-- Exercise goal --
Your answer must consist solely of the lines from the start of the entries below through the line with "Answer: $44868$", unchanged.

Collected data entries
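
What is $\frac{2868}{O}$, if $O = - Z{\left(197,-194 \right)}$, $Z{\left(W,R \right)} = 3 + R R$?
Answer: $- \frac{2868}{37639} \approx -0.076198$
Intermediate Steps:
$Z{\left(W,R \right)} = 3 + R^{2}$
$O = -37639$ ($O = - (3 + \left(-194\right)^{2}) = - (3 + 37636) = \left(-1\right) 37639 = -37639$)
$\frac{2868}{O} = \frac{2868}{-37639} = 2868 \left(- \frac{1}{37639}\right) = - \frac{2868}{37639}$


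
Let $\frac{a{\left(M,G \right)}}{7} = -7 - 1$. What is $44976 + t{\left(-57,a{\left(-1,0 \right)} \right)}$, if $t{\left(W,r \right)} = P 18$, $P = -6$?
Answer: $44868$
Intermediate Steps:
$a{\left(M,G \right)} = -56$ ($a{\left(M,G \right)} = 7 \left(-7 - 1\right) = 7 \left(-8\right) = -56$)
$t{\left(W,r \right)} = -108$ ($t{\left(W,r \right)} = \left(-6\right) 18 = -108$)
$44976 + t{\left(-57,a{\left(-1,0 \right)} \right)} = 44976 - 108 = 44868$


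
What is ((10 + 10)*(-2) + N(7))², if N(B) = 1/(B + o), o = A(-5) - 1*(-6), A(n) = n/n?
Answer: 312481/196 ≈ 1594.3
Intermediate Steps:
A(n) = 1
o = 7 (o = 1 - 1*(-6) = 1 + 6 = 7)
N(B) = 1/(7 + B) (N(B) = 1/(B + 7) = 1/(7 + B))
((10 + 10)*(-2) + N(7))² = ((10 + 10)*(-2) + 1/(7 + 7))² = (20*(-2) + 1/14)² = (-40 + 1/14)² = (-559/14)² = 312481/196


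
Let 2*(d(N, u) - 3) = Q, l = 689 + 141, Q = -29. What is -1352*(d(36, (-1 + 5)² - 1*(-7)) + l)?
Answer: -1106612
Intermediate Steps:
l = 830
d(N, u) = -23/2 (d(N, u) = 3 + (½)*(-29) = 3 - 29/2 = -23/2)
-1352*(d(36, (-1 + 5)² - 1*(-7)) + l) = -1352*(-23/2 + 830) = -1352*1637/2 = -1106612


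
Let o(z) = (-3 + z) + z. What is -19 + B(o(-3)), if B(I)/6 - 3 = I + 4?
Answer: -31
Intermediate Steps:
o(z) = -3 + 2*z
B(I) = 42 + 6*I (B(I) = 18 + 6*(I + 4) = 18 + 6*(4 + I) = 18 + (24 + 6*I) = 42 + 6*I)
-19 + B(o(-3)) = -19 + (42 + 6*(-3 + 2*(-3))) = -19 + (42 + 6*(-3 - 6)) = -19 + (42 + 6*(-9)) = -19 + (42 - 54) = -19 - 12 = -31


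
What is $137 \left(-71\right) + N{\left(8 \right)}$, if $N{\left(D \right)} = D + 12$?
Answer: $-9707$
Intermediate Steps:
$N{\left(D \right)} = 12 + D$
$137 \left(-71\right) + N{\left(8 \right)} = 137 \left(-71\right) + \left(12 + 8\right) = -9727 + 20 = -9707$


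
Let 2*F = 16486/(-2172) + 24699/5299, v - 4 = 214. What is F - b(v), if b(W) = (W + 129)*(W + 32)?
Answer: -998459735543/11509428 ≈ -86752.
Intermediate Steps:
v = 218 (v = 4 + 214 = 218)
b(W) = (32 + W)*(129 + W) (b(W) = (129 + W)*(32 + W) = (32 + W)*(129 + W))
F = -16856543/11509428 (F = (16486/(-2172) + 24699/5299)/2 = (16486*(-1/2172) + 24699*(1/5299))/2 = (-8243/1086 + 24699/5299)/2 = (½)*(-16856543/5754714) = -16856543/11509428 ≈ -1.4646)
F - b(v) = -16856543/11509428 - (4128 + 218² + 161*218) = -16856543/11509428 - (4128 + 47524 + 35098) = -16856543/11509428 - 1*86750 = -16856543/11509428 - 86750 = -998459735543/11509428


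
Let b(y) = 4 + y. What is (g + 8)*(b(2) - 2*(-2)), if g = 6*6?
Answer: 440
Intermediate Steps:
g = 36
(g + 8)*(b(2) - 2*(-2)) = (36 + 8)*((4 + 2) - 2*(-2)) = 44*(6 + 4) = 44*10 = 440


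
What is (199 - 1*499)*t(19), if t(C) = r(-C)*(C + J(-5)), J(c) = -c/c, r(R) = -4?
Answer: 21600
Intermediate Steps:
J(c) = -1 (J(c) = -1*1 = -1)
t(C) = 4 - 4*C (t(C) = -4*(C - 1) = -4*(-1 + C) = 4 - 4*C)
(199 - 1*499)*t(19) = (199 - 1*499)*(4 - 4*19) = (199 - 499)*(4 - 76) = -300*(-72) = 21600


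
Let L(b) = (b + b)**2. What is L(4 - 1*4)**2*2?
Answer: 0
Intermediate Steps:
L(b) = 4*b**2 (L(b) = (2*b)**2 = 4*b**2)
L(4 - 1*4)**2*2 = (4*(4 - 1*4)**2)**2*2 = (4*(4 - 4)**2)**2*2 = (4*0**2)**2*2 = (4*0)**2*2 = 0**2*2 = 0*2 = 0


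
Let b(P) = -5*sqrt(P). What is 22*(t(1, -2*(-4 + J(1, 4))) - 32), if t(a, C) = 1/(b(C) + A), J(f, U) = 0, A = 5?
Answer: -24662/35 - 44*sqrt(2)/35 ≈ -706.41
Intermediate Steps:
t(a, C) = 1/(5 - 5*sqrt(C)) (t(a, C) = 1/(-5*sqrt(C) + 5) = 1/(5 - 5*sqrt(C)))
22*(t(1, -2*(-4 + J(1, 4))) - 32) = 22*(-1/(-5 + 5*sqrt(-2*(-4 + 0))) - 32) = 22*(-1/(-5 + 5*sqrt(-2*(-4))) - 32) = 22*(-1/(-5 + 5*sqrt(8)) - 32) = 22*(-1/(-5 + 5*(2*sqrt(2))) - 32) = 22*(-1/(-5 + 10*sqrt(2)) - 32) = 22*(-32 - 1/(-5 + 10*sqrt(2))) = -704 - 22/(-5 + 10*sqrt(2))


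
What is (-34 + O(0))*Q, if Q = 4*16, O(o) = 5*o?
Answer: -2176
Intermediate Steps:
Q = 64
(-34 + O(0))*Q = (-34 + 5*0)*64 = (-34 + 0)*64 = -34*64 = -2176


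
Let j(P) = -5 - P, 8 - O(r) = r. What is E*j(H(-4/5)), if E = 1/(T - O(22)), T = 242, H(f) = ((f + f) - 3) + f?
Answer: 1/640 ≈ 0.0015625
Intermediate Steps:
O(r) = 8 - r
H(f) = -3 + 3*f (H(f) = (2*f - 3) + f = (-3 + 2*f) + f = -3 + 3*f)
E = 1/256 (E = 1/(242 - (8 - 1*22)) = 1/(242 - (8 - 22)) = 1/(242 - 1*(-14)) = 1/(242 + 14) = 1/256 ≈ 0.0039063)
E*j(H(-4/5)) = (-5 - (-3 + 3*(-4/5)))/256 = (-5 - (-3 + 3*(-4*⅕)))/256 = (-5 - (-3 + 3*(-⅘)))/256 = (-5 - (-3 - 12/5))/256 = (-5 - 1*(-27/5))/256 = (-5 + 27/5)/256 = (1/256)*(⅖) = 1/640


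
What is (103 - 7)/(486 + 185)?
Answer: 96/671 ≈ 0.14307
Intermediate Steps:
(103 - 7)/(486 + 185) = 96/671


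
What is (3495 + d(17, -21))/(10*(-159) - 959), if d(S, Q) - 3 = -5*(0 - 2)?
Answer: -3508/2549 ≈ -1.3762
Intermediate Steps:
d(S, Q) = 13 (d(S, Q) = 3 - 5*(0 - 2) = 3 - 5*(-2) = 3 + 10 = 13)
(3495 + d(17, -21))/(10*(-159) - 959) = (3495 + 13)/(10*(-159) - 959) = 3508/(-1590 - 959) = 3508/(-2549) = 3508*(-1/2549) = -3508/2549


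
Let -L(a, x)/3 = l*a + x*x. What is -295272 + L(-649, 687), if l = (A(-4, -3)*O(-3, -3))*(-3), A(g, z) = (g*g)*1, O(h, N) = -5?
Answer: -1243899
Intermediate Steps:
A(g, z) = g² (A(g, z) = g²*1 = g²)
l = 240 (l = ((-4)²*(-5))*(-3) = (16*(-5))*(-3) = -80*(-3) = 240)
L(a, x) = -720*a - 3*x² (L(a, x) = -3*(240*a + x*x) = -3*(240*a + x²) = -3*(x² + 240*a) = -720*a - 3*x²)
-295272 + L(-649, 687) = -295272 + (-720*(-649) - 3*687²) = -295272 + (467280 - 3*471969) = -295272 + (467280 - 1415907) = -295272 - 948627 = -1243899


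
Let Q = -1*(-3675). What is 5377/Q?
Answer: 5377/3675 ≈ 1.4631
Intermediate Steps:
Q = 3675
5377/Q = 5377/3675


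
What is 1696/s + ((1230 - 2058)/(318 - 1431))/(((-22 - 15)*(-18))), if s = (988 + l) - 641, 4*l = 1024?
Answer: 23290238/8277381 ≈ 2.8137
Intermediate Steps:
l = 256 (l = (1/4)*1024 = 256)
s = 603 (s = (988 + 256) - 641 = 1244 - 641 = 603)
1696/s + ((1230 - 2058)/(318 - 1431))/(((-22 - 15)*(-18))) = 1696/603 + ((1230 - 2058)/(318 - 1431))/(((-22 - 15)*(-18))) = 1696*(1/603) + (-828/(-1113))/((-37*(-18))) = 1696/603 - 828*(-1/1113)/666 = 1696/603 + (276/371)*(1/666) = 1696/603 + 46/41181 = 23290238/8277381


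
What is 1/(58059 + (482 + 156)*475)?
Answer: 1/361109 ≈ 2.7692e-6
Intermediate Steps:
1/(58059 + (482 + 156)*475) = 1/(58059 + 638*475) = 1/(58059 + 303050) = 1/361109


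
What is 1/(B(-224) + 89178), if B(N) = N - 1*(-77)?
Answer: 1/89031 ≈ 1.1232e-5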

-- Output for this task --
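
What is $\frac{2868}{O}$, if $O = - Z{\left(197,-194 \right)}$, $Z{\left(W,R \right)} = 3 + R R$?
Answer: $- \frac{2868}{37639} \approx -0.076198$
Intermediate Steps:
$Z{\left(W,R \right)} = 3 + R^{2}$
$O = -37639$ ($O = - (3 + \left(-194\right)^{2}) = - (3 + 37636) = \left(-1\right) 37639 = -37639$)
$\frac{2868}{O} = \frac{2868}{-37639} = 2868 \left(- \frac{1}{37639}\right) = - \frac{2868}{37639}$


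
Let $\frac{a{\left(M,G \right)}}{7} = -7 - 1$. What is $44976 + t{\left(-57,a{\left(-1,0 \right)} \right)}$, if $t{\left(W,r \right)} = P 18$, $P = -6$?
Answer: $44868$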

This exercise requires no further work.